- **AIM OF THE TASK**
Could you write out, word for word, each line from the one containing "An equity security" to the last line of the data below, both included and nothing more?

[Stored entries]

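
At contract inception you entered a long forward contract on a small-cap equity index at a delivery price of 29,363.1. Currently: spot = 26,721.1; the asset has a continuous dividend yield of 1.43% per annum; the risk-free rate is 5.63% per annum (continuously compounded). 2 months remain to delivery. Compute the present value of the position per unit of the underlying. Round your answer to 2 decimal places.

-2431.37

Current fair forward for the remaining 2 months: F = S·e^((r − q)·T), (r − q) = 0.0563 − 0.0143 = 0.0420
F = 26721.1 · e^(0.0420 × 2/12) = 26721.1 × 1.00702456 = 26908.8040
Value of long forward = (F − K)·e^(−rT) = (26908.8040 − 29363.1) · e^(−0.0563·2/12)
= -2454.2960 × 0.99066055 = -2431.37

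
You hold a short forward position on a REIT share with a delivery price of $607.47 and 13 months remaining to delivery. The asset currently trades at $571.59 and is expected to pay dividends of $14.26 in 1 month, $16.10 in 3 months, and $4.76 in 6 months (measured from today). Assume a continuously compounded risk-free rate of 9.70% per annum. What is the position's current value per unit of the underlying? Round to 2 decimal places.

PV(remaining dividends) I = 14.26·e^(−0.0970·1/12) + 16.10·e^(−0.0970·3/12) + 4.76·e^(−0.0970·6/12) = 34.3941
Current forward F = (S − I)·e^(rT) = (571.59 − 34.3941)·e^(0.0970·13/12) = 537.1959 × 1.110803 = 596.7188
Value (long) = (F − K)·e^(−rT) = (596.7188 − 607.47) × 0.900249 = -9.6788
Short position value = −(long value) = $9.68

$9.68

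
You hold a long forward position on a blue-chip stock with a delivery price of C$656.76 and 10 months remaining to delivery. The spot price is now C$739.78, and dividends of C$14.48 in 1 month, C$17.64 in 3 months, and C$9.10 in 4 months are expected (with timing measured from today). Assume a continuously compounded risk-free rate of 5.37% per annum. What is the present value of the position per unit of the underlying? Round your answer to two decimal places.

PV(remaining dividends) I = 14.48·e^(−0.0537·1/12) + 17.64·e^(−0.0537·3/12) + 9.10·e^(−0.0537·4/12) = 40.7587
Current forward F = (S − I)·e^(rT) = (739.78 − 40.7587)·e^(0.0537·10/12) = 699.0213 × 1.045766 = 731.0127
Value (long) = (F − K)·e^(−rT) = (731.0127 − 656.76) × 0.956237 = 71.0032
Value = C$71.00

C$71.00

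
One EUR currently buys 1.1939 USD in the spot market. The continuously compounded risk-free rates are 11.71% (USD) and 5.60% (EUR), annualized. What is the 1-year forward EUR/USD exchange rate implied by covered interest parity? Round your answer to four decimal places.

F = S·e^((r_USD − r_EUR)T) = 1.1939 · e^((0.1171 − 0.0560) × 1)
= 1.1939 · e^0.061100 = 1.1939 × 1.063005
F = 1.2691 USD per EUR

1.2691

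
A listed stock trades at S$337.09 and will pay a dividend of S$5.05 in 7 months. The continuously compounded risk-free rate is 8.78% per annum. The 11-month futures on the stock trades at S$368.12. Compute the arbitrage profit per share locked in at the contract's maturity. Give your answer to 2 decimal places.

S$7.98 per share

PV(dividends) I = 5.05·e^(−0.0878·7/12) = 4.7979
Fair futures F* = (S − I)·e^(rT) = (337.09 − 4.7979)·e^0.080483 = 332.2921 × 1.083810 = 360.1415
Market S$368.12 > fair 360.1415: forward overpriced → cash-and-carry (borrow at r, buy the stock and collect the dividends, short the forward).
Profit at T = |F_mkt − F*| = |368.12 − 360.1415| = S$7.98 per share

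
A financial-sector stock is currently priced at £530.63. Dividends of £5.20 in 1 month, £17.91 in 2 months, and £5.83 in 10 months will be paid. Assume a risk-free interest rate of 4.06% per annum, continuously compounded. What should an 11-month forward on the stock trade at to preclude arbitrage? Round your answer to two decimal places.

£521.06

PV(dividends) I = 5.20·e^(−0.0406·1/12) + 17.91·e^(−0.0406·2/12) + 5.83·e^(−0.0406·10/12)
I = 5.1824 + 17.7892 + 5.6361 = 28.6077
F = (S − I)·e^(rT) = (530.63 − 28.6077) · e^(0.0406·11/12)
= 502.0223 · e^0.037217 = 502.0223 × 1.037918 = £521.06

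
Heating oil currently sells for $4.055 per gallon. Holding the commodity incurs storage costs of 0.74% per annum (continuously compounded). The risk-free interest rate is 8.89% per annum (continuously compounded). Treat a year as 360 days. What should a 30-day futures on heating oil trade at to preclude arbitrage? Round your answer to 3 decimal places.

$4.088 per gallon

Net carry = r + u − y = 0.0889 + 0.0074 − 0.0000 = 0.0963
F = S·e^((r+u−y)T) = 4.055 · e^(0.0963 × 30/360) = 4.055 · e^0.008025
= 4.055 × 1.008057 = $4.088 per gallon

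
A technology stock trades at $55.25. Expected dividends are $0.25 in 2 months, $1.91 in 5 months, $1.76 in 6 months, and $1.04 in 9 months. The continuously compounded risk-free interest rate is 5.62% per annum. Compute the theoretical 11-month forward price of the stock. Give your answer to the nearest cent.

PV(dividends) I = 0.25·e^(−0.0562·2/12) + 1.91·e^(−0.0562·5/12) + 1.76·e^(−0.0562·6/12) + 1.04·e^(−0.0562·9/12)
I = 0.2477 + 1.8658 + 1.7112 + 0.9971 = 4.8218
F = (S − I)·e^(rT) = (55.25 − 4.8218) · e^(0.0562·11/12)
= 50.4282 · e^0.051517 = 50.4282 × 1.052867 = $53.09

$53.09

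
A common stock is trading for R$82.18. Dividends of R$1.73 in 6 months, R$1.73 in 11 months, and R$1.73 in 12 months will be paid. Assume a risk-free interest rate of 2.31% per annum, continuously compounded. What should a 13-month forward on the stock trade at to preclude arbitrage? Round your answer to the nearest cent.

PV(dividends) I = 1.73·e^(−0.0231·6/12) + 1.73·e^(−0.0231·11/12) + 1.73·e^(−0.0231·12/12)
I = 1.7101 + 1.6938 + 1.6905 = 5.0944
F = (S − I)·e^(rT) = (82.18 − 5.0944) · e^(0.0231·13/12)
= 77.0856 · e^0.025025 = 77.0856 × 1.025341 = R$79.04

R$79.04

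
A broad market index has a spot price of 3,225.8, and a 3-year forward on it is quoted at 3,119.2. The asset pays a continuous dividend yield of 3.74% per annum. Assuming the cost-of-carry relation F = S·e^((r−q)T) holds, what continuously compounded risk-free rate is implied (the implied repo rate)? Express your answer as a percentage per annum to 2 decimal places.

2.62%

From F = S·e^((r−q)T): (r − q) = ln(F/S)/T
ln(3119.2/3225.8) = ln(0.966954) = -0.033604
(r − q) = -0.033604 / (3) = -0.011201
r = ln(F/S)/T + q = -0.011201 + 0.0374 = 0.026199
r = 2.62%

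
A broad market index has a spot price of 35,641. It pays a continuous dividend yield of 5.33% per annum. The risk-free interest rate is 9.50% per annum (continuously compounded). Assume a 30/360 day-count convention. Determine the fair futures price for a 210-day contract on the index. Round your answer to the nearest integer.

F = S·e^((r − q)T) = 35641 · e^((0.0950 − 0.0533) × 210/360)
= 35641 · e^0.024325 = 35641 × 1.024623
F = 36,519

36,519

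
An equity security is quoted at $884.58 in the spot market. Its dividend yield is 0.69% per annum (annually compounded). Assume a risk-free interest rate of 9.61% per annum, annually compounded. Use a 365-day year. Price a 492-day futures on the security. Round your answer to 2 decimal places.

F = S · (1+r)^T / (1+q)^T
= 884.58 × 1.131660 / 1.009312 = 884.58 × 1.121219
F = $991.81

$991.81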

- **RESULT**
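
An equity security is quoted at $884.58 in the spot market. Its dividend yield is 0.69% per annum (annually compounded). Assume a risk-free interest rate of 9.61% per annum, annually compounded. Use a 365-day year. Price a 492-day futures on the security. Round your answer to 2 decimal places.

F = S · (1+r)^T / (1+q)^T
= 884.58 × 1.131660 / 1.009312 = 884.58 × 1.121219
F = $991.81

$991.81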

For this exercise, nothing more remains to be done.